_Task description_.
Search the listing below for the string "current" and copy every line where it occurs.

_Supplied data_.
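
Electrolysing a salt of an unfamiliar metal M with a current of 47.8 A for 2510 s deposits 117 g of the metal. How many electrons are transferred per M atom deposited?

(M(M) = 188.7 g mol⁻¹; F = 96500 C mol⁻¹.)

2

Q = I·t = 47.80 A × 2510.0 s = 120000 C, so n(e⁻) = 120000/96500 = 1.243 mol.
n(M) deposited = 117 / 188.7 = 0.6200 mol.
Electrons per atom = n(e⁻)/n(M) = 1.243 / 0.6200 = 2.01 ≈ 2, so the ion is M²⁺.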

...

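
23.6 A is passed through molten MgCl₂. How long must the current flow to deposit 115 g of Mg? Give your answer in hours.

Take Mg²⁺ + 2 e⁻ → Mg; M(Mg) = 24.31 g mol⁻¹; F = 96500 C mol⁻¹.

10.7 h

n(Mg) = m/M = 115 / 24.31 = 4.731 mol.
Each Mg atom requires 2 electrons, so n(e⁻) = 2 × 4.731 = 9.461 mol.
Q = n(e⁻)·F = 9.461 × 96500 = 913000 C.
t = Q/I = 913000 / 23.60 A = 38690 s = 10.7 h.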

_Answer for this exercise_.
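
Electrolysing a salt of an unfamiliar metal M with a current of 47.8 A for 2510 s deposits 117 g of the metal. How many electrons are transferred per M atom deposited?
23.6 A is passed through molten MgCl₂. How long must the current flow to deposit 115 g of Mg? Give your answer in hours.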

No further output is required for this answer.